Stored data entries:
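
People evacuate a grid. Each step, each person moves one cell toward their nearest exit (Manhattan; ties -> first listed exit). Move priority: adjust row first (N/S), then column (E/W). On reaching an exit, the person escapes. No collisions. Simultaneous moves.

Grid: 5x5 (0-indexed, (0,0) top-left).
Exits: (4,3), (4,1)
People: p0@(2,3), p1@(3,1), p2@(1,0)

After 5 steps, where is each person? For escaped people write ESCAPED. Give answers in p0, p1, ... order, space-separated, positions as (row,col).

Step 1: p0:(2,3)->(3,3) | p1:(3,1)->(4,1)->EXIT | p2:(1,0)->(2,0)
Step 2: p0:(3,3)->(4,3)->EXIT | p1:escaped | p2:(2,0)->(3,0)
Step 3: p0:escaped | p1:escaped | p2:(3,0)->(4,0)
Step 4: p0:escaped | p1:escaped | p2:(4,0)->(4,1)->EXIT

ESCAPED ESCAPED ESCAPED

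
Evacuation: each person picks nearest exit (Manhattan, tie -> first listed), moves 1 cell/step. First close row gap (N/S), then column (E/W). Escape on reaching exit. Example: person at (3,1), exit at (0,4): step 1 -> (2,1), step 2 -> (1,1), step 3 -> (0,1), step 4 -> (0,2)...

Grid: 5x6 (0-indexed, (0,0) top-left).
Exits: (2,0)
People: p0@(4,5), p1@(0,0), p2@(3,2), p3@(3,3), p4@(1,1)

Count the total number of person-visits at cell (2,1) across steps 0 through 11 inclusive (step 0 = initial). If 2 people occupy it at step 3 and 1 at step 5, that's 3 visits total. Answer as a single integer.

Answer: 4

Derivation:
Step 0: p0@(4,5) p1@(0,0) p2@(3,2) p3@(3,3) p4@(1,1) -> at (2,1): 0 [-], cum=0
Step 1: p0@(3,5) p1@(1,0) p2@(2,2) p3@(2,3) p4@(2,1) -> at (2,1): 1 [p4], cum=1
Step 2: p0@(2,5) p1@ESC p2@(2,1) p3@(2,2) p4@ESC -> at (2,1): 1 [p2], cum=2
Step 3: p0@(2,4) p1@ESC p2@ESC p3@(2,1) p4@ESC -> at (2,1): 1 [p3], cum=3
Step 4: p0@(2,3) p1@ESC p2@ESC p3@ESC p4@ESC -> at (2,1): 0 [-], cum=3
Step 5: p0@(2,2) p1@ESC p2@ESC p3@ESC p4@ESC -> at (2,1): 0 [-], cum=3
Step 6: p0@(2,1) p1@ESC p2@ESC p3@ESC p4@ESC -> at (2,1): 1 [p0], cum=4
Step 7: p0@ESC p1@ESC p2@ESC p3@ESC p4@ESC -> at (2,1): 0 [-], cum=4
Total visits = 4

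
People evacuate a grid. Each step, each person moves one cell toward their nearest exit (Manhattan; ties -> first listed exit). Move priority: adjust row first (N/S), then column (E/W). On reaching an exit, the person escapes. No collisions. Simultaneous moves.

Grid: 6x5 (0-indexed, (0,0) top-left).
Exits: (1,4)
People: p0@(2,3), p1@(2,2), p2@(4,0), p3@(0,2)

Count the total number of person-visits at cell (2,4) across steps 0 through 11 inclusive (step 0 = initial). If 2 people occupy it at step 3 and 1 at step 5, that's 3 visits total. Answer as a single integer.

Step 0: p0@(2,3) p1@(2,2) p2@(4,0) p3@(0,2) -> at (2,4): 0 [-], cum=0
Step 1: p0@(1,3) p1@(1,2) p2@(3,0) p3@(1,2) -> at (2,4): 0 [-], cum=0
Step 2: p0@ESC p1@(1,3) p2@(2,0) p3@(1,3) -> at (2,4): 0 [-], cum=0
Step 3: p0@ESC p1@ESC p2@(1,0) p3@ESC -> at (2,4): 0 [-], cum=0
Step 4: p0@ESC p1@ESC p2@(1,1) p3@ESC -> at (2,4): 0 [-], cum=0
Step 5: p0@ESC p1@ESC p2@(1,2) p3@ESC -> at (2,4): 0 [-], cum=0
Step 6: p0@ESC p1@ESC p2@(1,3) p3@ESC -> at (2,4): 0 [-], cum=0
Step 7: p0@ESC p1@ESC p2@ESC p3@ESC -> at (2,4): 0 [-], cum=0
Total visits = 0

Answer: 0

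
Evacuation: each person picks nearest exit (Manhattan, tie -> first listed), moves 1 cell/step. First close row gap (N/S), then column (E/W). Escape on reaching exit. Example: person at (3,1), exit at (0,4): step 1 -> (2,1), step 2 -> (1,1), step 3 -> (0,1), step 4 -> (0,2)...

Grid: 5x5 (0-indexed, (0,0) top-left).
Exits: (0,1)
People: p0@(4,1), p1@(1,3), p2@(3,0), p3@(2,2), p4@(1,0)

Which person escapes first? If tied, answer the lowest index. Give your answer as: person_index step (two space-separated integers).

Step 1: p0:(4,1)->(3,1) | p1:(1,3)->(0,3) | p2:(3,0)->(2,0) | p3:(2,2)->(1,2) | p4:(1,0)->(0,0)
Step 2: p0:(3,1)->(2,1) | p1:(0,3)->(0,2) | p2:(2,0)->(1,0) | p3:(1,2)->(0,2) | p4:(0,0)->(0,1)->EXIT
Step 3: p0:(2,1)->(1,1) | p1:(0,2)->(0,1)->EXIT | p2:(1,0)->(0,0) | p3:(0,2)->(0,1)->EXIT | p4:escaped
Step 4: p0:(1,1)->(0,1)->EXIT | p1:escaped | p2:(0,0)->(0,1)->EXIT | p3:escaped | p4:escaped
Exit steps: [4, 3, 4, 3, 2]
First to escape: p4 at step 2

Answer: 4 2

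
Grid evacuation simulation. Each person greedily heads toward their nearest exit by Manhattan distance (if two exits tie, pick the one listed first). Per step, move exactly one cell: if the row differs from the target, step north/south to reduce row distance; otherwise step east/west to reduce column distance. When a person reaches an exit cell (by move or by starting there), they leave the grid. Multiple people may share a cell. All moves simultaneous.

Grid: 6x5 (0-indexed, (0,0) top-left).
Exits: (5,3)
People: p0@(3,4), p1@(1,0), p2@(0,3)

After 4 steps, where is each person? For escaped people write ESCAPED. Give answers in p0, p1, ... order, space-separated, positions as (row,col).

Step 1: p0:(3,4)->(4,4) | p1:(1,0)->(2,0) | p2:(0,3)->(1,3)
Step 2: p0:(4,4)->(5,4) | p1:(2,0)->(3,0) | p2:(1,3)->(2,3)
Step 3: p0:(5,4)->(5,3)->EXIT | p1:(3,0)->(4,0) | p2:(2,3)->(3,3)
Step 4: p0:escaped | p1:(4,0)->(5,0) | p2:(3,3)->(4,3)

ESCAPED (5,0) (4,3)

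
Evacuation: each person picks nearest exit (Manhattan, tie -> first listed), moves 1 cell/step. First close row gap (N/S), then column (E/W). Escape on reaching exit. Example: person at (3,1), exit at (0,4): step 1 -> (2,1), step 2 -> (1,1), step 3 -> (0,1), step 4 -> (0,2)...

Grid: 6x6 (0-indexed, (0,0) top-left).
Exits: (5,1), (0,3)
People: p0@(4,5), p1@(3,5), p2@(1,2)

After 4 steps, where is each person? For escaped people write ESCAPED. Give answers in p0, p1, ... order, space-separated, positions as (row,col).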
...
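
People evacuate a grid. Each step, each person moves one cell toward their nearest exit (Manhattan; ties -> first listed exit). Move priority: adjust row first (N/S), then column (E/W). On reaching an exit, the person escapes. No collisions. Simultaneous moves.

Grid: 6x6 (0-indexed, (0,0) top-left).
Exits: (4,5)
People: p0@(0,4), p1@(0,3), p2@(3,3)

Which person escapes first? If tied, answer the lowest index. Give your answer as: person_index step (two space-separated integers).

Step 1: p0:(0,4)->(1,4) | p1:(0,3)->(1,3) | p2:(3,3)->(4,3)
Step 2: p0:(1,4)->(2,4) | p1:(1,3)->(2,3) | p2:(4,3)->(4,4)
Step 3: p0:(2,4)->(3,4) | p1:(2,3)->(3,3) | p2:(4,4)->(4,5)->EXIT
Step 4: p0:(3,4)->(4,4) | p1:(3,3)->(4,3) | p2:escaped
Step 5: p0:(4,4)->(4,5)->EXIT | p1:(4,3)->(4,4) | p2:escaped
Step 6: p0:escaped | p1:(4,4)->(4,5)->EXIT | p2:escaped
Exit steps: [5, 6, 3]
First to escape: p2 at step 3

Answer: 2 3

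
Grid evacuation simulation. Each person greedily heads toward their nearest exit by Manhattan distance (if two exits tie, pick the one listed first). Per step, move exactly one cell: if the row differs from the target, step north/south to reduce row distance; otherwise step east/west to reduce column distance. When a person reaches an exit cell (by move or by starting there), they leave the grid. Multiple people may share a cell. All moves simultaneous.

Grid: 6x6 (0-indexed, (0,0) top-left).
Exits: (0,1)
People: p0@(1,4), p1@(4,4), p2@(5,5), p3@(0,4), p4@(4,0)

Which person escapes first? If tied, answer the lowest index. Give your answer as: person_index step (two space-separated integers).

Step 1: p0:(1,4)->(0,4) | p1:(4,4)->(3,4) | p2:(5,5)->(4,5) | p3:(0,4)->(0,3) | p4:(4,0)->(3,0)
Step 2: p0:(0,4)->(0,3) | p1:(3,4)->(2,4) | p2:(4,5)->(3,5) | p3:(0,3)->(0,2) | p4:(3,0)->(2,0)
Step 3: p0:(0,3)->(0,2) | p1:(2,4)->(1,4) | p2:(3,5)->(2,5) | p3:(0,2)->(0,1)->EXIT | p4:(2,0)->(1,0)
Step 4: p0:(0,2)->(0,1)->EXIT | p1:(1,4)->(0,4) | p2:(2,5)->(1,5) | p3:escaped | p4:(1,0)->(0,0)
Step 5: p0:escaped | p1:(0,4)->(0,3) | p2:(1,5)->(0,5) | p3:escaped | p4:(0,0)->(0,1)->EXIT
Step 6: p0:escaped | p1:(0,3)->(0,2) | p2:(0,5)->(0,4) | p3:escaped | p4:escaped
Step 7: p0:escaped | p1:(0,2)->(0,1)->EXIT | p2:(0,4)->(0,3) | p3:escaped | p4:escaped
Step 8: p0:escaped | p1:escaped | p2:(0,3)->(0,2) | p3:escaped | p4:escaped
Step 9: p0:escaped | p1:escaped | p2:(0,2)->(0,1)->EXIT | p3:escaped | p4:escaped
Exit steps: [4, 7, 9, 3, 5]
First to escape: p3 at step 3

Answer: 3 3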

How to complete this task
Would you copy, unchanged, the stretch of the records above that begins at the line containing "Exits: (4,3), (4,1)" and ends at the line containing "People: p0@(4,5), p1@(0,0), p2@(3,2), p3@(3,3), p4@(1,1)", and only that?

Written response
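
Exits: (4,3), (4,1)
People: p0@(2,3), p1@(3,1), p2@(1,0)

After 5 steps, where is each person? For escaped people write ESCAPED. Give answers in p0, p1, ... order, space-separated, positions as (row,col).

Step 1: p0:(2,3)->(3,3) | p1:(3,1)->(4,1)->EXIT | p2:(1,0)->(2,0)
Step 2: p0:(3,3)->(4,3)->EXIT | p1:escaped | p2:(2,0)->(3,0)
Step 3: p0:escaped | p1:escaped | p2:(3,0)->(4,0)
Step 4: p0:escaped | p1:escaped | p2:(4,0)->(4,1)->EXIT

ESCAPED ESCAPED ESCAPED

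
Evacuation: each person picks nearest exit (Manhattan, tie -> first listed), moves 1 cell/step. First close row gap (N/S), then column (E/W). Escape on reaching exit. Example: person at (3,1), exit at (0,4): step 1 -> (2,1), step 2 -> (1,1), step 3 -> (0,1), step 4 -> (0,2)...

Grid: 5x6 (0-indexed, (0,0) top-left).
Exits: (2,0)
People: p0@(4,5), p1@(0,0), p2@(3,2), p3@(3,3), p4@(1,1)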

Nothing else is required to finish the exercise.